- WHAT TO WORK ON:
What is wanted is every record, duplicated word for word.

- Saved entries:
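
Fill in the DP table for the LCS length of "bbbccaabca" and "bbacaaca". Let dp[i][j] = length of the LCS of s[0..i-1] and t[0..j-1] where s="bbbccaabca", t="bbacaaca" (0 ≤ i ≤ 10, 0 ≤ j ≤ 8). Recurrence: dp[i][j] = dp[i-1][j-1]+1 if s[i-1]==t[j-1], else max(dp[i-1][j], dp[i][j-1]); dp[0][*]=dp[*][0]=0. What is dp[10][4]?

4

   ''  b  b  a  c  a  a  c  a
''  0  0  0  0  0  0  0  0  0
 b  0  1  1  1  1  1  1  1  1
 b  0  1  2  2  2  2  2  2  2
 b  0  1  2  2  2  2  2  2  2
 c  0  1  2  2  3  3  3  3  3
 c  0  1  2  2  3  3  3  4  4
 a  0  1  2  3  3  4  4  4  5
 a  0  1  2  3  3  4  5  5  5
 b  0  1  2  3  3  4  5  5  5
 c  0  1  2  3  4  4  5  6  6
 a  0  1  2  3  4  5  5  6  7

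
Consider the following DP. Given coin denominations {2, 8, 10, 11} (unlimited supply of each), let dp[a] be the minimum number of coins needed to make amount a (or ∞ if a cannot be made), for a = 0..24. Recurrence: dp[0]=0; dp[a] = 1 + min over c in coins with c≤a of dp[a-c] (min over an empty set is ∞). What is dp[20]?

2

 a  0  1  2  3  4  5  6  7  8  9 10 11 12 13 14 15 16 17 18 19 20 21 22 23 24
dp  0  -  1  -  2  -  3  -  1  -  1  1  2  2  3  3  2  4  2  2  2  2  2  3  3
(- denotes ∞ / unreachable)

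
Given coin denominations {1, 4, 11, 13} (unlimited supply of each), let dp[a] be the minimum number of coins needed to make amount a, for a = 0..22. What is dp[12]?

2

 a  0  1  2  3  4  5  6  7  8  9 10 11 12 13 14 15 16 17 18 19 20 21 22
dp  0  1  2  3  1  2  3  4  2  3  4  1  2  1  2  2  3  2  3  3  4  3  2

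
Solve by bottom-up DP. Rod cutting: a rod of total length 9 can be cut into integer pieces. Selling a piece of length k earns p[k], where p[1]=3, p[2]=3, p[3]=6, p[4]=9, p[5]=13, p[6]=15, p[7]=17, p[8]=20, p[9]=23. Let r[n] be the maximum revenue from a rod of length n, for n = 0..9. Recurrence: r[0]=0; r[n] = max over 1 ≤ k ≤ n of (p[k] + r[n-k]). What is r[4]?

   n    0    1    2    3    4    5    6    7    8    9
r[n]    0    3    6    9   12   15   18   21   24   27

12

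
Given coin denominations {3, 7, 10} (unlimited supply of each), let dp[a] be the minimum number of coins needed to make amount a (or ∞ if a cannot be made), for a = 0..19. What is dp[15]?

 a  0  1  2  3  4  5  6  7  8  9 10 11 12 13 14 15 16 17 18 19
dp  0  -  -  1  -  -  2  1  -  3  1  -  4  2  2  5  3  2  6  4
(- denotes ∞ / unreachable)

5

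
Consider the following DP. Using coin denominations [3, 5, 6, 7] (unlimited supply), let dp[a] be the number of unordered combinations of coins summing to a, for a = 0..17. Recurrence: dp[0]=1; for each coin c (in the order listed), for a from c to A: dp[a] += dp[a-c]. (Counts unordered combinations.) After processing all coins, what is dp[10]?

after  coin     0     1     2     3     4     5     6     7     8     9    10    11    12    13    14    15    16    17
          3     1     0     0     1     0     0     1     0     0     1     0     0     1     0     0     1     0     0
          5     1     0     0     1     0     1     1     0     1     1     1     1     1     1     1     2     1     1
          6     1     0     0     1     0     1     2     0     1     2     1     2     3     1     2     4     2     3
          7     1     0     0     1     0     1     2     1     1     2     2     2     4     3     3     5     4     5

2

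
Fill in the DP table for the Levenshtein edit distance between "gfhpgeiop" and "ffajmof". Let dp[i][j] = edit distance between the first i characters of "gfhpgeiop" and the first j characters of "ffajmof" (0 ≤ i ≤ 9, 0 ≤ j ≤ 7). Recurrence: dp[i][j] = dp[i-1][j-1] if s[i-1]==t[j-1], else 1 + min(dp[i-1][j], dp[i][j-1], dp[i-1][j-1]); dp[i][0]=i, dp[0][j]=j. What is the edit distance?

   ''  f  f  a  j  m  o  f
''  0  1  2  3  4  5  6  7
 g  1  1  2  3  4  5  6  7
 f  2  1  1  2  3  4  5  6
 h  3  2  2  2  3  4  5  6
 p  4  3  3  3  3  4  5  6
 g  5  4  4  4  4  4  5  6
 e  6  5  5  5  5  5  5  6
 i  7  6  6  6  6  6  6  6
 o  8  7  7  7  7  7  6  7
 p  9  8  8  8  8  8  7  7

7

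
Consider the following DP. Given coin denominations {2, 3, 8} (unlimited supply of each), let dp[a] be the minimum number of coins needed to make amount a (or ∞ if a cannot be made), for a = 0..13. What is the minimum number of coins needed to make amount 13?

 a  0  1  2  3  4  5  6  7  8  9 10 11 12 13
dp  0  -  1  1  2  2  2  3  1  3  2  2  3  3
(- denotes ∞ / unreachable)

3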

- TASK ANSWER:
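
Fill in the DP table for the LCS length of "bbbccaabca" and "bbacaaca". Let dp[i][j] = length of the LCS of s[0..i-1] and t[0..j-1] where s="bbbccaabca", t="bbacaaca" (0 ≤ i ≤ 10, 0 ≤ j ≤ 8). Recurrence: dp[i][j] = dp[i-1][j-1]+1 if s[i-1]==t[j-1], else max(dp[i-1][j], dp[i][j-1]); dp[0][*]=dp[*][0]=0. What is dp[10][4]?

4

   ''  b  b  a  c  a  a  c  a
''  0  0  0  0  0  0  0  0  0
 b  0  1  1  1  1  1  1  1  1
 b  0  1  2  2  2  2  2  2  2
 b  0  1  2  2  2  2  2  2  2
 c  0  1  2  2  3  3  3  3  3
 c  0  1  2  2  3  3  3  4  4
 a  0  1  2  3  3  4  4  4  5
 a  0  1  2  3  3  4  5  5  5
 b  0  1  2  3  3  4  5  5  5
 c  0  1  2  3  4  4  5  6  6
 a  0  1  2  3  4  5  5  6  7

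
Consider the following DP. Given coin denominations {2, 8, 10, 11} (unlimited supply of each), let dp[a] be the minimum number of coins needed to make amount a (or ∞ if a cannot be made), for a = 0..24. Recurrence: dp[0]=0; dp[a] = 1 + min over c in coins with c≤a of dp[a-c] (min over an empty set is ∞). What is dp[20]?

2

 a  0  1  2  3  4  5  6  7  8  9 10 11 12 13 14 15 16 17 18 19 20 21 22 23 24
dp  0  -  1  -  2  -  3  -  1  -  1  1  2  2  3  3  2  4  2  2  2  2  2  3  3
(- denotes ∞ / unreachable)

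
Given coin denominations {1, 4, 11, 13} (unlimited supply of each), let dp[a] be the minimum number of coins needed to make amount a, for a = 0..22. What is dp[12]?

2

 a  0  1  2  3  4  5  6  7  8  9 10 11 12 13 14 15 16 17 18 19 20 21 22
dp  0  1  2  3  1  2  3  4  2  3  4  1  2  1  2  2  3  2  3  3  4  3  2

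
Solve by bottom-up DP. Rod cutting: a rod of total length 9 can be cut into integer pieces. Selling a piece of length k earns p[k], where p[1]=3, p[2]=3, p[3]=6, p[4]=9, p[5]=13, p[6]=15, p[7]=17, p[8]=20, p[9]=23. Let r[n] be the maximum revenue from a rod of length n, for n = 0..9. Recurrence: r[0]=0; r[n] = max over 1 ≤ k ≤ n of (p[k] + r[n-k]). What is r[4]?

   n    0    1    2    3    4    5    6    7    8    9
r[n]    0    3    6    9   12   15   18   21   24   27

12

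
Given coin denominations {3, 7, 10} (unlimited supply of each), let dp[a] be the minimum number of coins needed to make amount a (or ∞ if a cannot be made), for a = 0..19. What is dp[15]?

 a  0  1  2  3  4  5  6  7  8  9 10 11 12 13 14 15 16 17 18 19
dp  0  -  -  1  -  -  2  1  -  3  1  -  4  2  2  5  3  2  6  4
(- denotes ∞ / unreachable)

5

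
Consider the following DP. Using coin denominations [3, 5, 6, 7] (unlimited supply), let dp[a] be the number of unordered combinations of coins summing to a, for a = 0..17. Recurrence: dp[0]=1; for each coin c (in the order listed), for a from c to A: dp[a] += dp[a-c]. (Counts unordered combinations.) After processing all coins, what is dp[10]?

after  coin     0     1     2     3     4     5     6     7     8     9    10    11    12    13    14    15    16    17
          3     1     0     0     1     0     0     1     0     0     1     0     0     1     0     0     1     0     0
          5     1     0     0     1     0     1     1     0     1     1     1     1     1     1     1     2     1     1
          6     1     0     0     1     0     1     2     0     1     2     1     2     3     1     2     4     2     3
          7     1     0     0     1     0     1     2     1     1     2     2     2     4     3     3     5     4     5

2

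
Fill in the DP table for the Levenshtein edit distance between "gfhpgeiop" and "ffajmof". Let dp[i][j] = edit distance between the first i characters of "gfhpgeiop" and the first j characters of "ffajmof" (0 ≤ i ≤ 9, 0 ≤ j ≤ 7). Recurrence: dp[i][j] = dp[i-1][j-1] if s[i-1]==t[j-1], else 1 + min(dp[i-1][j], dp[i][j-1], dp[i-1][j-1]); dp[i][0]=i, dp[0][j]=j. What is the edit distance?

   ''  f  f  a  j  m  o  f
''  0  1  2  3  4  5  6  7
 g  1  1  2  3  4  5  6  7
 f  2  1  1  2  3  4  5  6
 h  3  2  2  2  3  4  5  6
 p  4  3  3  3  3  4  5  6
 g  5  4  4  4  4  4  5  6
 e  6  5  5  5  5  5  5  6
 i  7  6  6  6  6  6  6  6
 o  8  7  7  7  7  7  6  7
 p  9  8  8  8  8  8  7  7

7

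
Consider the following DP. Given coin denominations {2, 3, 8} (unlimited supply of each), let dp[a] be the minimum number of coins needed to make amount a (or ∞ if a cannot be made), for a = 0..13. What is the minimum number of coins needed to make amount 13?

 a  0  1  2  3  4  5  6  7  8  9 10 11 12 13
dp  0  -  1  1  2  2  2  3  1  3  2  2  3  3
(- denotes ∞ / unreachable)

3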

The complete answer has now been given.